## Task statement
Pick out every line of the entries below where "links" occurs, and copy those lines.

----------------

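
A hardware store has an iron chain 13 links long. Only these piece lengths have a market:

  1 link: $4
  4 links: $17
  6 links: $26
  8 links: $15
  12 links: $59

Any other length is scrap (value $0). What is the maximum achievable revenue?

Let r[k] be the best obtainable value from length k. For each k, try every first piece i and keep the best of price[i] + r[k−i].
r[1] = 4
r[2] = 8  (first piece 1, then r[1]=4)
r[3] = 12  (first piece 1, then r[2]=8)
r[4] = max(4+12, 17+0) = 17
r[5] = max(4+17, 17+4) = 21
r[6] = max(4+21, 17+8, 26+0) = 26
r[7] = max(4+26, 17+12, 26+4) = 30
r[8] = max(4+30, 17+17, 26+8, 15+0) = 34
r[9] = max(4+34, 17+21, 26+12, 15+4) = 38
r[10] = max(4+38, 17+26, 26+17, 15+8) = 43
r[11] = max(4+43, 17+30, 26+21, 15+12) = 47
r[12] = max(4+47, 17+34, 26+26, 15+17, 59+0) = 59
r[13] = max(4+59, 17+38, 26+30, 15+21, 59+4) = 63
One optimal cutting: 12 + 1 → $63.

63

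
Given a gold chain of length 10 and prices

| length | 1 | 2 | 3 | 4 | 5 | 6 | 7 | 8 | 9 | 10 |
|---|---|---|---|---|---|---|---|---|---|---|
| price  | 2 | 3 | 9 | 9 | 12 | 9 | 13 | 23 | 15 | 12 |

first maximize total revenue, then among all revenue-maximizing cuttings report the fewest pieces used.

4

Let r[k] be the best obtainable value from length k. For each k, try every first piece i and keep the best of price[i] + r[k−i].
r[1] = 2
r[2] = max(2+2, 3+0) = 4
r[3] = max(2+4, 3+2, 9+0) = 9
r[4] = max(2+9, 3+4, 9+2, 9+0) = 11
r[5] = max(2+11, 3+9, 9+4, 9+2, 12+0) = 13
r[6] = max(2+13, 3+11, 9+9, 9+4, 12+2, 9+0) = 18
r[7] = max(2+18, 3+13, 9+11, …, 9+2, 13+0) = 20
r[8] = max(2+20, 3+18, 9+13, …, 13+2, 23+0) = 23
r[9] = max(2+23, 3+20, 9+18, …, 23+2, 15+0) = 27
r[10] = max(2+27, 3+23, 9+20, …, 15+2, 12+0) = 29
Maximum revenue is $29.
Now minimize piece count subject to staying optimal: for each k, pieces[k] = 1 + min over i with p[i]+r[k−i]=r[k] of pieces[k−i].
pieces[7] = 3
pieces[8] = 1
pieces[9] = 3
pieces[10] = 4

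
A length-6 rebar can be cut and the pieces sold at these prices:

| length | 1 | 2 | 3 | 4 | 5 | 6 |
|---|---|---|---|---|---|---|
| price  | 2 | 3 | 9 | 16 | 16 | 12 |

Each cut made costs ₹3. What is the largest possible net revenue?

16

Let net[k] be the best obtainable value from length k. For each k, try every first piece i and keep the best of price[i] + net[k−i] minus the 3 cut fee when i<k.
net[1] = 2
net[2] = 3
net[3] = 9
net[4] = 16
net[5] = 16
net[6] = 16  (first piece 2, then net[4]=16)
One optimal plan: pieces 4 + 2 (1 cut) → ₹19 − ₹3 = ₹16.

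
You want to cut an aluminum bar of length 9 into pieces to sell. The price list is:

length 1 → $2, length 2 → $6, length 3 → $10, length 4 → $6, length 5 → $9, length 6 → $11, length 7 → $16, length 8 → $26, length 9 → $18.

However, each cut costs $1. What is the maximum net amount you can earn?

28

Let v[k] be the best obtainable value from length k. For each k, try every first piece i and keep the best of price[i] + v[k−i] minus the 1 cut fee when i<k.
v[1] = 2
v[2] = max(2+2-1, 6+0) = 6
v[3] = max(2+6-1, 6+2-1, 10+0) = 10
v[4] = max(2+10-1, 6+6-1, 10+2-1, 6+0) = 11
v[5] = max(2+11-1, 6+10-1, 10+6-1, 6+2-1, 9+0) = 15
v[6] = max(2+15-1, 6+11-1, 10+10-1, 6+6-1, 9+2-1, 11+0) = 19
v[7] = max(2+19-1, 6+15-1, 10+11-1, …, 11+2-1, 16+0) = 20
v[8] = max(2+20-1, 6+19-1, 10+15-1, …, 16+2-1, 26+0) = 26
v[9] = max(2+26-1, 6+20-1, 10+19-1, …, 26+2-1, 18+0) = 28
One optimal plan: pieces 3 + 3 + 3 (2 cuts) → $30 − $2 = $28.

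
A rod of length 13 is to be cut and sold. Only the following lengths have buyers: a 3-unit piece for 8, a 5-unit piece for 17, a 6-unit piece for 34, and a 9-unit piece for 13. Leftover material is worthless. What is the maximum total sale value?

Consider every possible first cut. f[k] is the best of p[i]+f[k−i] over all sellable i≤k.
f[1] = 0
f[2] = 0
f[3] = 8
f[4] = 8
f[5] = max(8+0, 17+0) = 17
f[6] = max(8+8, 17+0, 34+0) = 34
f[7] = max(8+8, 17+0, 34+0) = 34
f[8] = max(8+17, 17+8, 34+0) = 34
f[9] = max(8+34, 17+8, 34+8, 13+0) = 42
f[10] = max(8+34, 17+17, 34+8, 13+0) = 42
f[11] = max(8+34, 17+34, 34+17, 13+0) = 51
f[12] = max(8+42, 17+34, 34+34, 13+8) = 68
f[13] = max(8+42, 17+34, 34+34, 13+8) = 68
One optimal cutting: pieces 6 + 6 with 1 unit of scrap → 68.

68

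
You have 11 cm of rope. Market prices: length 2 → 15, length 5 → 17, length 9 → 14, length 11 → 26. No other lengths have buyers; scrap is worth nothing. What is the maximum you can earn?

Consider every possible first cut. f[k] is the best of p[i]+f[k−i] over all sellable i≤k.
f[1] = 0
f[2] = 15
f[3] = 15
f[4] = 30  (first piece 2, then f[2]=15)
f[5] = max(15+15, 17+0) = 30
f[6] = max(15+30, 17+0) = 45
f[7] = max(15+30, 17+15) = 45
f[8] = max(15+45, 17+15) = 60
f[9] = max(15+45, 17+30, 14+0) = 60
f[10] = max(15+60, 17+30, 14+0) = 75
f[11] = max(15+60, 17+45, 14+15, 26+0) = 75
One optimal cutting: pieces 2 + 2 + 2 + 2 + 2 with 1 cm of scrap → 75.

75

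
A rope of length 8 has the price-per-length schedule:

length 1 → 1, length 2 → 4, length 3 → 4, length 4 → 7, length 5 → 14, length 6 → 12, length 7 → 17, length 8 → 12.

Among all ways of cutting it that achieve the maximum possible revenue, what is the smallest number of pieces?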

----------------

## Result of the exercise
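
A hardware store has an iron chain 13 links long. Only these piece lengths have a market:
  4 links: $17
  6 links: $26
  8 links: $15
  12 links: $59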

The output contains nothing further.